Would you please write out each entry precisely as given?

■ **Extracted material**
━━━━━━━━

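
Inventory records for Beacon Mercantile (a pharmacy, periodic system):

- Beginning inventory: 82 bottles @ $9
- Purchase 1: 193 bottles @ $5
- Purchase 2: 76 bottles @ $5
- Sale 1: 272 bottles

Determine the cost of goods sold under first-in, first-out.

COGS = $1,688

Sale 1 (272) [FIFO — oldest first]: 82 @ $9 + 190 @ $5 = $1,688
Ending inventory: 3 @ $5 + 76 @ $5 = $395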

━━━━━━━━

■ **Response to this exercise**
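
Inventory records for Beacon Mercantile (a pharmacy, periodic system):

- Beginning inventory: 82 bottles @ $9
- Purchase 1: 193 bottles @ $5
- Purchase 2: 76 bottles @ $5
- Sale 1: 272 bottles

Determine the cost of goods sold under first-in, first-out.

COGS = $1,688

Sale 1 (272) [FIFO — oldest first]: 82 @ $9 + 190 @ $5 = $1,688
Ending inventory: 3 @ $5 + 76 @ $5 = $395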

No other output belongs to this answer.